> **AIM OF THE EXERCISE**: One range is to be output from the listing below, exactly as written: the line with "A valid topological order is: [0, 3, 4, 5, 1, 2]" to the line with "A valid topological order is: [0, 2, 5, 1, 3, 4]", both kept.

> **SUPPLIED INFORMATION**:
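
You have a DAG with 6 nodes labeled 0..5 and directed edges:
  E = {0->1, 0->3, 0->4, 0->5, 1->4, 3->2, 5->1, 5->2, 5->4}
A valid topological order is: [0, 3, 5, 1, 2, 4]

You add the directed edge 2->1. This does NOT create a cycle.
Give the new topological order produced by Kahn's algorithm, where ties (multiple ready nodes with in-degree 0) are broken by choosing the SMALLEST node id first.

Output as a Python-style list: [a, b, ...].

Answer: [0, 3, 5, 2, 1, 4]

Derivation:
Old toposort: [0, 3, 5, 1, 2, 4]
Added edge: 2->1
Position of 2 (4) > position of 1 (3). Must reorder: 2 must now come before 1.
Run Kahn's algorithm (break ties by smallest node id):
  initial in-degrees: [0, 3, 2, 1, 3, 1]
  ready (indeg=0): [0]
  pop 0: indeg[1]->2; indeg[3]->0; indeg[4]->2; indeg[5]->0 | ready=[3, 5] | order so far=[0]
  pop 3: indeg[2]->1 | ready=[5] | order so far=[0, 3]
  pop 5: indeg[1]->1; indeg[2]->0; indeg[4]->1 | ready=[2] | order so far=[0, 3, 5]
  pop 2: indeg[1]->0 | ready=[1] | order so far=[0, 3, 5, 2]
  pop 1: indeg[4]->0 | ready=[4] | order so far=[0, 3, 5, 2, 1]
  pop 4: no out-edges | ready=[] | order so far=[0, 3, 5, 2, 1, 4]
  Result: [0, 3, 5, 2, 1, 4]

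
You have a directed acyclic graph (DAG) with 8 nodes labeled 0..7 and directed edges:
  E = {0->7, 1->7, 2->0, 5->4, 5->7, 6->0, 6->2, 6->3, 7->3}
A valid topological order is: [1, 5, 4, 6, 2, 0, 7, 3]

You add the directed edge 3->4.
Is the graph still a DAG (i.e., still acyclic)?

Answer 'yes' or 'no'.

Given toposort: [1, 5, 4, 6, 2, 0, 7, 3]
Position of 3: index 7; position of 4: index 2
New edge 3->4: backward (u after v in old order)
Backward edge: old toposort is now invalid. Check if this creates a cycle.
Does 4 already reach 3? Reachable from 4: [4]. NO -> still a DAG (reorder needed).
Still a DAG? yes

Answer: yes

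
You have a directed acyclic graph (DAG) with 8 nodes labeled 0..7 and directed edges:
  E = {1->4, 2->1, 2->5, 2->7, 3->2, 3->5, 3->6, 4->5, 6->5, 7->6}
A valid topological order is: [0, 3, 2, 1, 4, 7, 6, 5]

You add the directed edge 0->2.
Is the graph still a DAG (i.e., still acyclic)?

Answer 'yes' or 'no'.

Given toposort: [0, 3, 2, 1, 4, 7, 6, 5]
Position of 0: index 0; position of 2: index 2
New edge 0->2: forward
Forward edge: respects the existing order. Still a DAG, same toposort still valid.
Still a DAG? yes

Answer: yes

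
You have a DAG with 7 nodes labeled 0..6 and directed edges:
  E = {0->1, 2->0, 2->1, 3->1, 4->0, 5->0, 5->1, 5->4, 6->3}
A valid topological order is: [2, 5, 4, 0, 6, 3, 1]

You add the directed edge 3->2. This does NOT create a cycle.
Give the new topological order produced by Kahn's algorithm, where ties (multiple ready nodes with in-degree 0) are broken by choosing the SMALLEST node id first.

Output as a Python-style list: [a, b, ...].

Answer: [5, 4, 6, 3, 2, 0, 1]

Derivation:
Old toposort: [2, 5, 4, 0, 6, 3, 1]
Added edge: 3->2
Position of 3 (5) > position of 2 (0). Must reorder: 3 must now come before 2.
Run Kahn's algorithm (break ties by smallest node id):
  initial in-degrees: [3, 4, 1, 1, 1, 0, 0]
  ready (indeg=0): [5, 6]
  pop 5: indeg[0]->2; indeg[1]->3; indeg[4]->0 | ready=[4, 6] | order so far=[5]
  pop 4: indeg[0]->1 | ready=[6] | order so far=[5, 4]
  pop 6: indeg[3]->0 | ready=[3] | order so far=[5, 4, 6]
  pop 3: indeg[1]->2; indeg[2]->0 | ready=[2] | order so far=[5, 4, 6, 3]
  pop 2: indeg[0]->0; indeg[1]->1 | ready=[0] | order so far=[5, 4, 6, 3, 2]
  pop 0: indeg[1]->0 | ready=[1] | order so far=[5, 4, 6, 3, 2, 0]
  pop 1: no out-edges | ready=[] | order so far=[5, 4, 6, 3, 2, 0, 1]
  Result: [5, 4, 6, 3, 2, 0, 1]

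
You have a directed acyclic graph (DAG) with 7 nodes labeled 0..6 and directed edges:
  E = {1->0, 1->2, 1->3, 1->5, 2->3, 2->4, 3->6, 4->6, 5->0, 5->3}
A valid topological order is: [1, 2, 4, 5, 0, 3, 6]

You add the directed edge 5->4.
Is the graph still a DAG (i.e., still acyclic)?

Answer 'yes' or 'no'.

Given toposort: [1, 2, 4, 5, 0, 3, 6]
Position of 5: index 3; position of 4: index 2
New edge 5->4: backward (u after v in old order)
Backward edge: old toposort is now invalid. Check if this creates a cycle.
Does 4 already reach 5? Reachable from 4: [4, 6]. NO -> still a DAG (reorder needed).
Still a DAG? yes

Answer: yes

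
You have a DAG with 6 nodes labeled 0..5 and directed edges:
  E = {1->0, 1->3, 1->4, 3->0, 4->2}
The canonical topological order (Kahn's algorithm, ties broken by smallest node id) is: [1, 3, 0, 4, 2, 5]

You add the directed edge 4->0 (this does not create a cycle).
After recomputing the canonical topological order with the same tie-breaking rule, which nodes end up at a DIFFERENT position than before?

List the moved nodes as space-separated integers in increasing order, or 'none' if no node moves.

Answer: 0 4

Derivation:
Old toposort: [1, 3, 0, 4, 2, 5]
Added edge 4->0
Recompute Kahn (smallest-id tiebreak):
  initial in-degrees: [3, 0, 1, 1, 1, 0]
  ready (indeg=0): [1, 5]
  pop 1: indeg[0]->2; indeg[3]->0; indeg[4]->0 | ready=[3, 4, 5] | order so far=[1]
  pop 3: indeg[0]->1 | ready=[4, 5] | order so far=[1, 3]
  pop 4: indeg[0]->0; indeg[2]->0 | ready=[0, 2, 5] | order so far=[1, 3, 4]
  pop 0: no out-edges | ready=[2, 5] | order so far=[1, 3, 4, 0]
  pop 2: no out-edges | ready=[5] | order so far=[1, 3, 4, 0, 2]
  pop 5: no out-edges | ready=[] | order so far=[1, 3, 4, 0, 2, 5]
New canonical toposort: [1, 3, 4, 0, 2, 5]
Compare positions:
  Node 0: index 2 -> 3 (moved)
  Node 1: index 0 -> 0 (same)
  Node 2: index 4 -> 4 (same)
  Node 3: index 1 -> 1 (same)
  Node 4: index 3 -> 2 (moved)
  Node 5: index 5 -> 5 (same)
Nodes that changed position: 0 4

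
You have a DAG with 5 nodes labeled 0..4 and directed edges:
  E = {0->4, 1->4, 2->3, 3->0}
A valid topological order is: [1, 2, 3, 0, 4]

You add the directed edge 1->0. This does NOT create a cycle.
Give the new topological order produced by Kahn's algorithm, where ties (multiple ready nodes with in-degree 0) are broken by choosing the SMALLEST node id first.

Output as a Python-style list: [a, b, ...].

Answer: [1, 2, 3, 0, 4]

Derivation:
Old toposort: [1, 2, 3, 0, 4]
Added edge: 1->0
Position of 1 (0) < position of 0 (3). Old order still valid.
Run Kahn's algorithm (break ties by smallest node id):
  initial in-degrees: [2, 0, 0, 1, 2]
  ready (indeg=0): [1, 2]
  pop 1: indeg[0]->1; indeg[4]->1 | ready=[2] | order so far=[1]
  pop 2: indeg[3]->0 | ready=[3] | order so far=[1, 2]
  pop 3: indeg[0]->0 | ready=[0] | order so far=[1, 2, 3]
  pop 0: indeg[4]->0 | ready=[4] | order so far=[1, 2, 3, 0]
  pop 4: no out-edges | ready=[] | order so far=[1, 2, 3, 0, 4]
  Result: [1, 2, 3, 0, 4]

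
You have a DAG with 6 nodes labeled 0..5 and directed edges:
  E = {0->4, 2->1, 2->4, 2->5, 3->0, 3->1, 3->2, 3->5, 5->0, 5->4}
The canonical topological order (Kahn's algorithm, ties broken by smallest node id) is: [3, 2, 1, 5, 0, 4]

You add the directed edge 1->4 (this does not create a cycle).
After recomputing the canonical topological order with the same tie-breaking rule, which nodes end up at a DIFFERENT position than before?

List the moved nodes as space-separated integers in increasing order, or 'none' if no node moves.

Answer: none

Derivation:
Old toposort: [3, 2, 1, 5, 0, 4]
Added edge 1->4
Recompute Kahn (smallest-id tiebreak):
  initial in-degrees: [2, 2, 1, 0, 4, 2]
  ready (indeg=0): [3]
  pop 3: indeg[0]->1; indeg[1]->1; indeg[2]->0; indeg[5]->1 | ready=[2] | order so far=[3]
  pop 2: indeg[1]->0; indeg[4]->3; indeg[5]->0 | ready=[1, 5] | order so far=[3, 2]
  pop 1: indeg[4]->2 | ready=[5] | order so far=[3, 2, 1]
  pop 5: indeg[0]->0; indeg[4]->1 | ready=[0] | order so far=[3, 2, 1, 5]
  pop 0: indeg[4]->0 | ready=[4] | order so far=[3, 2, 1, 5, 0]
  pop 4: no out-edges | ready=[] | order so far=[3, 2, 1, 5, 0, 4]
New canonical toposort: [3, 2, 1, 5, 0, 4]
Compare positions:
  Node 0: index 4 -> 4 (same)
  Node 1: index 2 -> 2 (same)
  Node 2: index 1 -> 1 (same)
  Node 3: index 0 -> 0 (same)
  Node 4: index 5 -> 5 (same)
  Node 5: index 3 -> 3 (same)
Nodes that changed position: none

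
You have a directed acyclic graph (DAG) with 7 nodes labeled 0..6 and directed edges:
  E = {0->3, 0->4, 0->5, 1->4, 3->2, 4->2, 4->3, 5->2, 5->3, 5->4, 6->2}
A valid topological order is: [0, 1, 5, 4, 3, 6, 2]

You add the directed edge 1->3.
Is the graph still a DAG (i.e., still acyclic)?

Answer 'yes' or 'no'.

Answer: yes

Derivation:
Given toposort: [0, 1, 5, 4, 3, 6, 2]
Position of 1: index 1; position of 3: index 4
New edge 1->3: forward
Forward edge: respects the existing order. Still a DAG, same toposort still valid.
Still a DAG? yes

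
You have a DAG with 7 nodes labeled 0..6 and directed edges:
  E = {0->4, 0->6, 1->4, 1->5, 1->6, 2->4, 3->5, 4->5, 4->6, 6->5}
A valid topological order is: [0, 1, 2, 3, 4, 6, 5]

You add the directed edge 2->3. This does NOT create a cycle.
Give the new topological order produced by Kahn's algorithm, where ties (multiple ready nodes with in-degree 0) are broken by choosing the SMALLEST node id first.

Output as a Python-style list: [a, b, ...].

Old toposort: [0, 1, 2, 3, 4, 6, 5]
Added edge: 2->3
Position of 2 (2) < position of 3 (3). Old order still valid.
Run Kahn's algorithm (break ties by smallest node id):
  initial in-degrees: [0, 0, 0, 1, 3, 4, 3]
  ready (indeg=0): [0, 1, 2]
  pop 0: indeg[4]->2; indeg[6]->2 | ready=[1, 2] | order so far=[0]
  pop 1: indeg[4]->1; indeg[5]->3; indeg[6]->1 | ready=[2] | order so far=[0, 1]
  pop 2: indeg[3]->0; indeg[4]->0 | ready=[3, 4] | order so far=[0, 1, 2]
  pop 3: indeg[5]->2 | ready=[4] | order so far=[0, 1, 2, 3]
  pop 4: indeg[5]->1; indeg[6]->0 | ready=[6] | order so far=[0, 1, 2, 3, 4]
  pop 6: indeg[5]->0 | ready=[5] | order so far=[0, 1, 2, 3, 4, 6]
  pop 5: no out-edges | ready=[] | order so far=[0, 1, 2, 3, 4, 6, 5]
  Result: [0, 1, 2, 3, 4, 6, 5]

Answer: [0, 1, 2, 3, 4, 6, 5]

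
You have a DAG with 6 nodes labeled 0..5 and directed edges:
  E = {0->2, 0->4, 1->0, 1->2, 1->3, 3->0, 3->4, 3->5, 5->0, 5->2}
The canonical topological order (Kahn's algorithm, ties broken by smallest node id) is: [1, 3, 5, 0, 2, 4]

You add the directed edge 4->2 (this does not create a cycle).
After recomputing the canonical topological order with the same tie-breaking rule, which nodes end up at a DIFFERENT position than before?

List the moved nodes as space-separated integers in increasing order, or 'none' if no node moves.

Old toposort: [1, 3, 5, 0, 2, 4]
Added edge 4->2
Recompute Kahn (smallest-id tiebreak):
  initial in-degrees: [3, 0, 4, 1, 2, 1]
  ready (indeg=0): [1]
  pop 1: indeg[0]->2; indeg[2]->3; indeg[3]->0 | ready=[3] | order so far=[1]
  pop 3: indeg[0]->1; indeg[4]->1; indeg[5]->0 | ready=[5] | order so far=[1, 3]
  pop 5: indeg[0]->0; indeg[2]->2 | ready=[0] | order so far=[1, 3, 5]
  pop 0: indeg[2]->1; indeg[4]->0 | ready=[4] | order so far=[1, 3, 5, 0]
  pop 4: indeg[2]->0 | ready=[2] | order so far=[1, 3, 5, 0, 4]
  pop 2: no out-edges | ready=[] | order so far=[1, 3, 5, 0, 4, 2]
New canonical toposort: [1, 3, 5, 0, 4, 2]
Compare positions:
  Node 0: index 3 -> 3 (same)
  Node 1: index 0 -> 0 (same)
  Node 2: index 4 -> 5 (moved)
  Node 3: index 1 -> 1 (same)
  Node 4: index 5 -> 4 (moved)
  Node 5: index 2 -> 2 (same)
Nodes that changed position: 2 4

Answer: 2 4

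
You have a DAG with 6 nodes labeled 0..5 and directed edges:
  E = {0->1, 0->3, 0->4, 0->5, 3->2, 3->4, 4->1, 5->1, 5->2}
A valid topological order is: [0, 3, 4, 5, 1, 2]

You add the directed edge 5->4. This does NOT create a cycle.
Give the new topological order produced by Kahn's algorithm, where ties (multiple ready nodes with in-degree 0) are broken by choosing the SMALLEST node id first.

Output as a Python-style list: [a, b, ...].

Answer: [0, 3, 5, 2, 4, 1]

Derivation:
Old toposort: [0, 3, 4, 5, 1, 2]
Added edge: 5->4
Position of 5 (3) > position of 4 (2). Must reorder: 5 must now come before 4.
Run Kahn's algorithm (break ties by smallest node id):
  initial in-degrees: [0, 3, 2, 1, 3, 1]
  ready (indeg=0): [0]
  pop 0: indeg[1]->2; indeg[3]->0; indeg[4]->2; indeg[5]->0 | ready=[3, 5] | order so far=[0]
  pop 3: indeg[2]->1; indeg[4]->1 | ready=[5] | order so far=[0, 3]
  pop 5: indeg[1]->1; indeg[2]->0; indeg[4]->0 | ready=[2, 4] | order so far=[0, 3, 5]
  pop 2: no out-edges | ready=[4] | order so far=[0, 3, 5, 2]
  pop 4: indeg[1]->0 | ready=[1] | order so far=[0, 3, 5, 2, 4]
  pop 1: no out-edges | ready=[] | order so far=[0, 3, 5, 2, 4, 1]
  Result: [0, 3, 5, 2, 4, 1]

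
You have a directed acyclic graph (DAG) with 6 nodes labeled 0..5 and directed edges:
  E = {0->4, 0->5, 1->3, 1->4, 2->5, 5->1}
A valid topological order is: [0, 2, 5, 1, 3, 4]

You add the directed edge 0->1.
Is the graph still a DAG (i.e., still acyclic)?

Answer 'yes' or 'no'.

Given toposort: [0, 2, 5, 1, 3, 4]
Position of 0: index 0; position of 1: index 3
New edge 0->1: forward
Forward edge: respects the existing order. Still a DAG, same toposort still valid.
Still a DAG? yes

Answer: yes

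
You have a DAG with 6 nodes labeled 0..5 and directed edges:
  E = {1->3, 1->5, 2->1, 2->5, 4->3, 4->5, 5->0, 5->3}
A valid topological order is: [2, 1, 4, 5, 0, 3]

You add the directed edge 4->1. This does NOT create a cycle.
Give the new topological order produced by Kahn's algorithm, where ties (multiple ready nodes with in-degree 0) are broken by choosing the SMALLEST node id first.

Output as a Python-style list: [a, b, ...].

Answer: [2, 4, 1, 5, 0, 3]

Derivation:
Old toposort: [2, 1, 4, 5, 0, 3]
Added edge: 4->1
Position of 4 (2) > position of 1 (1). Must reorder: 4 must now come before 1.
Run Kahn's algorithm (break ties by smallest node id):
  initial in-degrees: [1, 2, 0, 3, 0, 3]
  ready (indeg=0): [2, 4]
  pop 2: indeg[1]->1; indeg[5]->2 | ready=[4] | order so far=[2]
  pop 4: indeg[1]->0; indeg[3]->2; indeg[5]->1 | ready=[1] | order so far=[2, 4]
  pop 1: indeg[3]->1; indeg[5]->0 | ready=[5] | order so far=[2, 4, 1]
  pop 5: indeg[0]->0; indeg[3]->0 | ready=[0, 3] | order so far=[2, 4, 1, 5]
  pop 0: no out-edges | ready=[3] | order so far=[2, 4, 1, 5, 0]
  pop 3: no out-edges | ready=[] | order so far=[2, 4, 1, 5, 0, 3]
  Result: [2, 4, 1, 5, 0, 3]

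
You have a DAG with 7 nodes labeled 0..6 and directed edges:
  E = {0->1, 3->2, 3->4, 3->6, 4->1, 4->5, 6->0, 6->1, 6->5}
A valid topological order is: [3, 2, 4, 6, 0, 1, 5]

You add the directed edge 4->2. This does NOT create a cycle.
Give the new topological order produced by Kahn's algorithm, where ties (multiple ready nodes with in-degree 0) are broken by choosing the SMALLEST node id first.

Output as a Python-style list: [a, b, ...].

Old toposort: [3, 2, 4, 6, 0, 1, 5]
Added edge: 4->2
Position of 4 (2) > position of 2 (1). Must reorder: 4 must now come before 2.
Run Kahn's algorithm (break ties by smallest node id):
  initial in-degrees: [1, 3, 2, 0, 1, 2, 1]
  ready (indeg=0): [3]
  pop 3: indeg[2]->1; indeg[4]->0; indeg[6]->0 | ready=[4, 6] | order so far=[3]
  pop 4: indeg[1]->2; indeg[2]->0; indeg[5]->1 | ready=[2, 6] | order so far=[3, 4]
  pop 2: no out-edges | ready=[6] | order so far=[3, 4, 2]
  pop 6: indeg[0]->0; indeg[1]->1; indeg[5]->0 | ready=[0, 5] | order so far=[3, 4, 2, 6]
  pop 0: indeg[1]->0 | ready=[1, 5] | order so far=[3, 4, 2, 6, 0]
  pop 1: no out-edges | ready=[5] | order so far=[3, 4, 2, 6, 0, 1]
  pop 5: no out-edges | ready=[] | order so far=[3, 4, 2, 6, 0, 1, 5]
  Result: [3, 4, 2, 6, 0, 1, 5]

Answer: [3, 4, 2, 6, 0, 1, 5]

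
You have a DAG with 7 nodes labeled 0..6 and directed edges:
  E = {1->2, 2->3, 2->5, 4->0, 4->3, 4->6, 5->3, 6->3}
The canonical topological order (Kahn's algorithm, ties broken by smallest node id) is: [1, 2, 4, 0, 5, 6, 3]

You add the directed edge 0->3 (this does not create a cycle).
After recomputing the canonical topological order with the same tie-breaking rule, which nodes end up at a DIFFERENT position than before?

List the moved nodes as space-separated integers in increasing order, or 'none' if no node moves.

Answer: none

Derivation:
Old toposort: [1, 2, 4, 0, 5, 6, 3]
Added edge 0->3
Recompute Kahn (smallest-id tiebreak):
  initial in-degrees: [1, 0, 1, 5, 0, 1, 1]
  ready (indeg=0): [1, 4]
  pop 1: indeg[2]->0 | ready=[2, 4] | order so far=[1]
  pop 2: indeg[3]->4; indeg[5]->0 | ready=[4, 5] | order so far=[1, 2]
  pop 4: indeg[0]->0; indeg[3]->3; indeg[6]->0 | ready=[0, 5, 6] | order so far=[1, 2, 4]
  pop 0: indeg[3]->2 | ready=[5, 6] | order so far=[1, 2, 4, 0]
  pop 5: indeg[3]->1 | ready=[6] | order so far=[1, 2, 4, 0, 5]
  pop 6: indeg[3]->0 | ready=[3] | order so far=[1, 2, 4, 0, 5, 6]
  pop 3: no out-edges | ready=[] | order so far=[1, 2, 4, 0, 5, 6, 3]
New canonical toposort: [1, 2, 4, 0, 5, 6, 3]
Compare positions:
  Node 0: index 3 -> 3 (same)
  Node 1: index 0 -> 0 (same)
  Node 2: index 1 -> 1 (same)
  Node 3: index 6 -> 6 (same)
  Node 4: index 2 -> 2 (same)
  Node 5: index 4 -> 4 (same)
  Node 6: index 5 -> 5 (same)
Nodes that changed position: none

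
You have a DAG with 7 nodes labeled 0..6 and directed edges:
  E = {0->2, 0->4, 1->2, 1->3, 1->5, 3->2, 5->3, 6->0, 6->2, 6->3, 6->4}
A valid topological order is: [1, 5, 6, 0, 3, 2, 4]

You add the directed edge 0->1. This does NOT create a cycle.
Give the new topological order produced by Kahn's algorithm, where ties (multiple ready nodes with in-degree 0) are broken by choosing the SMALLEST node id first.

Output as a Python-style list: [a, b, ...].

Old toposort: [1, 5, 6, 0, 3, 2, 4]
Added edge: 0->1
Position of 0 (3) > position of 1 (0). Must reorder: 0 must now come before 1.
Run Kahn's algorithm (break ties by smallest node id):
  initial in-degrees: [1, 1, 4, 3, 2, 1, 0]
  ready (indeg=0): [6]
  pop 6: indeg[0]->0; indeg[2]->3; indeg[3]->2; indeg[4]->1 | ready=[0] | order so far=[6]
  pop 0: indeg[1]->0; indeg[2]->2; indeg[4]->0 | ready=[1, 4] | order so far=[6, 0]
  pop 1: indeg[2]->1; indeg[3]->1; indeg[5]->0 | ready=[4, 5] | order so far=[6, 0, 1]
  pop 4: no out-edges | ready=[5] | order so far=[6, 0, 1, 4]
  pop 5: indeg[3]->0 | ready=[3] | order so far=[6, 0, 1, 4, 5]
  pop 3: indeg[2]->0 | ready=[2] | order so far=[6, 0, 1, 4, 5, 3]
  pop 2: no out-edges | ready=[] | order so far=[6, 0, 1, 4, 5, 3, 2]
  Result: [6, 0, 1, 4, 5, 3, 2]

Answer: [6, 0, 1, 4, 5, 3, 2]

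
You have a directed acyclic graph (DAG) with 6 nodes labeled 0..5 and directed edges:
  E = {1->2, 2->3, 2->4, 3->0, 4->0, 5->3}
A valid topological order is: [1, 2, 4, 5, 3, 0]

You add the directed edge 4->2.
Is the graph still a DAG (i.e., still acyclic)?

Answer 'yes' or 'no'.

Answer: no

Derivation:
Given toposort: [1, 2, 4, 5, 3, 0]
Position of 4: index 2; position of 2: index 1
New edge 4->2: backward (u after v in old order)
Backward edge: old toposort is now invalid. Check if this creates a cycle.
Does 2 already reach 4? Reachable from 2: [0, 2, 3, 4]. YES -> cycle!
Still a DAG? no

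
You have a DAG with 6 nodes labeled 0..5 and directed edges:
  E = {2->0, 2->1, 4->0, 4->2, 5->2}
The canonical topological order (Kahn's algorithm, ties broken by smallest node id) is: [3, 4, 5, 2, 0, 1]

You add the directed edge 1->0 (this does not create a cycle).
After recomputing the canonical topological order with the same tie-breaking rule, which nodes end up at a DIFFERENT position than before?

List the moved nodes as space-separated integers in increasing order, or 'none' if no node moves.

Answer: 0 1

Derivation:
Old toposort: [3, 4, 5, 2, 0, 1]
Added edge 1->0
Recompute Kahn (smallest-id tiebreak):
  initial in-degrees: [3, 1, 2, 0, 0, 0]
  ready (indeg=0): [3, 4, 5]
  pop 3: no out-edges | ready=[4, 5] | order so far=[3]
  pop 4: indeg[0]->2; indeg[2]->1 | ready=[5] | order so far=[3, 4]
  pop 5: indeg[2]->0 | ready=[2] | order so far=[3, 4, 5]
  pop 2: indeg[0]->1; indeg[1]->0 | ready=[1] | order so far=[3, 4, 5, 2]
  pop 1: indeg[0]->0 | ready=[0] | order so far=[3, 4, 5, 2, 1]
  pop 0: no out-edges | ready=[] | order so far=[3, 4, 5, 2, 1, 0]
New canonical toposort: [3, 4, 5, 2, 1, 0]
Compare positions:
  Node 0: index 4 -> 5 (moved)
  Node 1: index 5 -> 4 (moved)
  Node 2: index 3 -> 3 (same)
  Node 3: index 0 -> 0 (same)
  Node 4: index 1 -> 1 (same)
  Node 5: index 2 -> 2 (same)
Nodes that changed position: 0 1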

> **WRITTEN ANSWER**:
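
A valid topological order is: [0, 3, 4, 5, 1, 2]

You add the directed edge 5->4. This does NOT create a cycle.
Give the new topological order produced by Kahn's algorithm, where ties (multiple ready nodes with in-degree 0) are broken by choosing the SMALLEST node id first.

Output as a Python-style list: [a, b, ...].

Answer: [0, 3, 5, 2, 4, 1]

Derivation:
Old toposort: [0, 3, 4, 5, 1, 2]
Added edge: 5->4
Position of 5 (3) > position of 4 (2). Must reorder: 5 must now come before 4.
Run Kahn's algorithm (break ties by smallest node id):
  initial in-degrees: [0, 3, 2, 1, 3, 1]
  ready (indeg=0): [0]
  pop 0: indeg[1]->2; indeg[3]->0; indeg[4]->2; indeg[5]->0 | ready=[3, 5] | order so far=[0]
  pop 3: indeg[2]->1; indeg[4]->1 | ready=[5] | order so far=[0, 3]
  pop 5: indeg[1]->1; indeg[2]->0; indeg[4]->0 | ready=[2, 4] | order so far=[0, 3, 5]
  pop 2: no out-edges | ready=[4] | order so far=[0, 3, 5, 2]
  pop 4: indeg[1]->0 | ready=[1] | order so far=[0, 3, 5, 2, 4]
  pop 1: no out-edges | ready=[] | order so far=[0, 3, 5, 2, 4, 1]
  Result: [0, 3, 5, 2, 4, 1]

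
You have a directed acyclic graph (DAG) with 6 nodes labeled 0..5 and directed edges:
  E = {0->4, 0->5, 1->3, 1->4, 2->5, 5->1}
A valid topological order is: [0, 2, 5, 1, 3, 4]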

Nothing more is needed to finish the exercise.